(Data extracted from a collection)
======

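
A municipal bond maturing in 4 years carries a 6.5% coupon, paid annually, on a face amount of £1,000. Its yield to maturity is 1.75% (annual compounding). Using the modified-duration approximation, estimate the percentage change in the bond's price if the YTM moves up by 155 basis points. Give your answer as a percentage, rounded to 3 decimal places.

-5.605%

Periodic yield y = 0.0175. Modified duration first:
  t   CF        PV=CF/(1+0.0175)^t    t·PV
  1        65.00        63.8821        63.8821
  2        65.00        62.7834       125.5667
  3        65.00        61.7035       185.1106
  4     1,065.00       993.6008     3,974.4032
  Σ                  1,181.9698     4,348.9626
P = 1,181.9698; D_Mac = 3.67942 yrs; D_mod = 3.67942/(1+0.0175) = 3.61614 yrs.
ΔP/P ≈ -D_mod · Δy = -3.61614 × (+0.0155) = -0.056050 = -5.6050%.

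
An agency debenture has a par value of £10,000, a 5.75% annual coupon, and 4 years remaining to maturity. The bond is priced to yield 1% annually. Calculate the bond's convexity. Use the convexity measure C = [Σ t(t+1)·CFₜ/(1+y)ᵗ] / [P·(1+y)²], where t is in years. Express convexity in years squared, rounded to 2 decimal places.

With y = 0.01:
  t   CF        PV=CF/(1+0.01)^t    t·PV        t(t+1)·PV
  1       575.00       569.3069       569.3069       1,138.6139
  2       575.00       563.6702     1,127.3405       3,382.0214
  3       575.00       558.0893     1,674.2680       6,697.0720
  4    10,575.00    10,162.3671    40,649.4686     203,247.3429
  Σ                 11,853.4336    44,020.3840     214,465.0501
P = 11,853.4336.
Convexity = Σ t(t+1)·PV / [P·(1+y)²] = 214,465.0501 / (11,853.4336 × 1.020100) = 17.73657.

17.74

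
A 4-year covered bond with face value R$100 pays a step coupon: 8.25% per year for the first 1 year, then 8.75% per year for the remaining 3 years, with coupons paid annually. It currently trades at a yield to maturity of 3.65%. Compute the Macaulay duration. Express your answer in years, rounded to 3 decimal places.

Periodic yield y = 0.0365. Discount each cash flow and weight by its year:
  t   CF        PV=CF/(1+0.0365)^t    t·PV
  1         8.25         7.9595         7.9595
  2         8.75         8.1446        16.2892
  3         8.75         7.8578        23.5734
  4       108.75        94.2219       376.8878
  Σ                    118.1838       424.7098
Price P = Σ PV = 118.1838.
Macaulay duration = Σ(t·PV) / P = 424.7098 / 118.1838 = 3.59364 years.

3.594 years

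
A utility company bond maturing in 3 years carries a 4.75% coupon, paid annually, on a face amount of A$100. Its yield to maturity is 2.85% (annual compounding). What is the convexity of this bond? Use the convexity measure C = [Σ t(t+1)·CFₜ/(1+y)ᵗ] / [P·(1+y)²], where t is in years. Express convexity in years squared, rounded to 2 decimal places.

10.69

With y = 0.0285:
  t   CF        PV=CF/(1+0.0285)^t    t·PV        t(t+1)·PV
  1         4.75         4.6184         4.6184           9.2368
  2         4.75         4.4904         8.9808          26.9424
  3       104.75        96.2811       288.8434       1,155.3735
  Σ                    105.3899       302.4425       1,191.5526
P = 105.3899.
Convexity = Σ t(t+1)·PV / [P·(1+y)²] = 1,191.5526 / (105.3899 × 1.057812) = 10.68823.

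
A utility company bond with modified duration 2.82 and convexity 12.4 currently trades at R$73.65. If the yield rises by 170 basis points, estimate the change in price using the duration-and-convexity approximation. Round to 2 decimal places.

Duration effect: -D_mod·Δy = -2.82 × (+0.017) = -0.047940
Convexity effect: ½·C·(Δy)² = 0.5 × 12.4 × (0.017)² = +0.0017918
ΔP/P ≈ -0.047940 + 0.0017918 = -0.0461482
ΔP ≈ 73.65 × (-0.0461482) = -3.39881493.

-R$3.40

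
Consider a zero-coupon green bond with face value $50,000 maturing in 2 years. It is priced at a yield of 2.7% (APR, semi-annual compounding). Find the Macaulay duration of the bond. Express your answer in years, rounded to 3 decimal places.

2.000 years

A zero-coupon bond has a single cash flow at maturity, so its Macaulay duration equals its maturity: 2 years.
(Equivalently: 4 semi-annual periods ÷ 2 = 2 years.)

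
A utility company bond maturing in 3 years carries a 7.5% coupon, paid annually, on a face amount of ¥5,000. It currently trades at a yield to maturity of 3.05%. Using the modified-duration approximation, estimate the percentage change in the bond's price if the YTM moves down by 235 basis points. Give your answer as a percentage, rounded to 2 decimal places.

Periodic yield y = 0.0305. Modified duration first:
  t   CF        PV=CF/(1+0.0305)^t    t·PV
  1       375.00       363.9010       363.9010
  2       375.00       353.1305       706.2611
  3     5,375.00     4,911.7299    14,735.1898
  Σ                  5,628.7615    15,805.3519
P = 5,628.7615; D_Mac = 2.80796 yrs; D_mod = 2.80796/(1+0.0305) = 2.72485 yrs.
ΔP/P ≈ -D_mod · Δy = -2.72485 × (-0.0235) = +0.064034 = +6.4034%.

+6.40%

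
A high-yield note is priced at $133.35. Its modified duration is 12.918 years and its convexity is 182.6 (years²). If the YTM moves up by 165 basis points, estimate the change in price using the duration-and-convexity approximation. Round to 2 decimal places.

Duration effect: -D_mod·Δy = -12.918 × (+0.0165) = -0.213147
Convexity effect: ½·C·(Δy)² = 0.5 × 182.6 × (0.0165)² = +0.024856425
ΔP/P ≈ -0.213147 + 0.024856425 = -0.188290575
ΔP ≈ 133.35 × (-0.188290575) = -25.10854817625.

-$25.11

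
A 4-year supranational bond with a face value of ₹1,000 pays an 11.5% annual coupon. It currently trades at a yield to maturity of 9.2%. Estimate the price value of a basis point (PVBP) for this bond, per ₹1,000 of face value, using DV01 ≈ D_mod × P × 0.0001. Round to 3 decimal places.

Periodic yield y = 0.092.
  t   CF        PV=CF/(1+0.092)^t    t·PV
  1       115.00       105.3114       105.3114
  2       115.00        96.4390       192.8779
  3       115.00        88.3141       264.9422
  4     1,115.00       784.1232     3,136.4929
  Σ                  1,074.1876     3,699.6244
P = 1,074.1876; D_Mac = 3.44411 yrs; D_mod = 3.15395 yrs.
DV01 ≈ 3.15395 × 1,074.1876 × 0.0001 = 0.338793.

₹0.339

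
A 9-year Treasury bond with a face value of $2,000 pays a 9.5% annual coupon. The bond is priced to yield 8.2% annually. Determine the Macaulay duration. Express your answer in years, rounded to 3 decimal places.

Periodic yield y = 0.082. Discount each cash flow and weight by its year:
  t   CF        PV=CF/(1+0.082)^t    t·PV
  1       190.00       175.6007       175.6007
  2       190.00       162.2927       324.5855
  3       190.00       149.9933       449.9799
  4       190.00       138.6260       554.5038
  5       190.00       128.1201       640.6005
  6       190.00       118.4105       710.4627
  7       190.00       109.4366       766.0565
  8       190.00       101.1429       809.1434
  9     2,190.00     1,077.4541     9,697.0867
  Σ                  2,161.0769    14,128.0198
Price P = Σ PV = 2,161.0769.
Macaulay duration = Σ(t·PV) / P = 14,128.0198 / 2,161.0769 = 6.53749 years.

6.537 years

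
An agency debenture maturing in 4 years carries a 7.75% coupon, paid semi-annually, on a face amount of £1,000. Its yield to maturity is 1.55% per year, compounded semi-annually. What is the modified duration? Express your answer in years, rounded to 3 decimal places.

3.545 years

Periodic yield y = 0.00775. First find Macaulay duration:
  t   CF        PV=CF/(1+0.00775)^t    t·PV
  1        38.75        38.4520        38.4520
  2        38.75        38.1563        76.3126
  3        38.75        37.8628       113.5885
  4        38.75        37.5717       150.2867
  5        38.75        37.2827       186.4136
  6        38.75        36.9960       221.9760
  7        38.75        36.7115       256.9805
  8     1,038.75       976.5367     7,812.2938
  Σ                  1,239.5698     8,856.3038
P = 1,239.5698; Macaulay duration = 8,856.3038 / 1,239.5698 = 7.14466 half-year periods = 3.57233 years.
Modified duration = D_Mac / (1 + y) = 3.57233 / 1.00775 = 3.54486 years.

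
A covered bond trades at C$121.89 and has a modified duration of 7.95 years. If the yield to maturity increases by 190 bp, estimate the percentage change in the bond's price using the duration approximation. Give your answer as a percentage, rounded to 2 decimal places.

Duration approximation: ΔP/P ≈ -D_mod · Δy = -7.95 × (+0.019) = -0.151050.
As a percentage: -15.1050%.

-15.11%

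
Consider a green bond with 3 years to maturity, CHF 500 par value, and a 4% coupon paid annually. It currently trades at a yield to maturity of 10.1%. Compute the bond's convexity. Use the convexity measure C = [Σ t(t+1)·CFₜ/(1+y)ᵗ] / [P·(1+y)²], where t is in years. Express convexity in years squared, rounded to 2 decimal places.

9.35

With y = 0.101:
  t   CF        PV=CF/(1+0.101)^t    t·PV        t(t+1)·PV
  1        20.00        18.1653        18.1653          36.3306
  2        20.00        16.4989        32.9978          98.9935
  3       520.00       389.6201     1,168.8604       4,675.4416
  Σ                    424.2843     1,220.0235       4,810.7657
P = 424.2843.
Convexity = Σ t(t+1)·PV / [P·(1+y)²] = 4,810.7657 / (424.2843 × 1.212201) = 9.35368.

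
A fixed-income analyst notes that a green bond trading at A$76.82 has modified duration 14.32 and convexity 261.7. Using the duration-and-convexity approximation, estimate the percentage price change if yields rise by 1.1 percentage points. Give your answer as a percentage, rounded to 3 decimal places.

-14.169%

Duration effect: -D_mod·Δy = -14.32 × (+0.011) = -0.157520
Convexity effect: ½·C·(Δy)² = 0.5 × 261.7 × (0.011)² = +0.01583285
ΔP/P ≈ -0.157520 + 0.01583285 = -0.14168715
= -14.168715%.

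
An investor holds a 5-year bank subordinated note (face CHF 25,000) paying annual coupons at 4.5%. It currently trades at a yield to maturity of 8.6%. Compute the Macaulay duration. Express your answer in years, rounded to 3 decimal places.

Periodic yield y = 0.086. Discount each cash flow and weight by its year:
  t   CF        PV=CF/(1+0.086)^t    t·PV
  1     1,125.00     1,035.9116     1,035.9116
  2     1,125.00       953.8781     1,907.7562
  3     1,125.00       878.3408     2,635.0223
  4     1,125.00       808.7852     3,235.1410
  5    26,125.00    17,294.4666    86,472.3332
  Σ                 20,971.3824    95,286.1643
Price P = Σ PV = 20,971.3824.
Macaulay duration = Σ(t·PV) / P = 95,286.1643 / 20,971.3824 = 4.54363 years.

4.544 years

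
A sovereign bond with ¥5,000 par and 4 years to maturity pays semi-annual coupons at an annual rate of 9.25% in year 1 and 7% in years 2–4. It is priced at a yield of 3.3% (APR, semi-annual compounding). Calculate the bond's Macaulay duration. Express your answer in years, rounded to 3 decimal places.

3.536 years

Periodic yield y = 0.0165. Discount each cash flow and weight by its period:
  t   CF        PV=CF/(1+0.0165)^t    t·PV
  1       231.25       227.4963       227.4963
  2       231.25       223.8036       447.6071
  3       175.00       166.6157       499.8471
  4       175.00       163.9112       655.6446
  5       175.00       161.2505       806.2526
  6       175.00       158.6331       951.7985
  7       175.00       156.0581     1,092.4068
  8     5,175.00     4,539.9523    36,319.6184
  Σ                  5,797.7207    41,000.6715
Price P = Σ PV = 5,797.7207.
Macaulay duration = Σ(t·PV) / P = 41,000.6715 / 5,797.7207 = 7.07186 half-year periods.
In years: 7.07186 / 2 = 3.53593 years.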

======

→ Goal of the exercise
From the line containing "A sovereign bond" down to the last line of the data above, copy every line exactly; leave out all other lines.

→ Answer below
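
A sovereign bond with ¥5,000 par and 4 years to maturity pays semi-annual coupons at an annual rate of 9.25% in year 1 and 7% in years 2–4. It is priced at a yield of 3.3% (APR, semi-annual compounding). Calculate the bond's Macaulay duration. Express your answer in years, rounded to 3 decimal places.

3.536 years

Periodic yield y = 0.0165. Discount each cash flow and weight by its period:
  t   CF        PV=CF/(1+0.0165)^t    t·PV
  1       231.25       227.4963       227.4963
  2       231.25       223.8036       447.6071
  3       175.00       166.6157       499.8471
  4       175.00       163.9112       655.6446
  5       175.00       161.2505       806.2526
  6       175.00       158.6331       951.7985
  7       175.00       156.0581     1,092.4068
  8     5,175.00     4,539.9523    36,319.6184
  Σ                  5,797.7207    41,000.6715
Price P = Σ PV = 5,797.7207.
Macaulay duration = Σ(t·PV) / P = 41,000.6715 / 5,797.7207 = 7.07186 half-year periods.
In years: 7.07186 / 2 = 3.53593 years.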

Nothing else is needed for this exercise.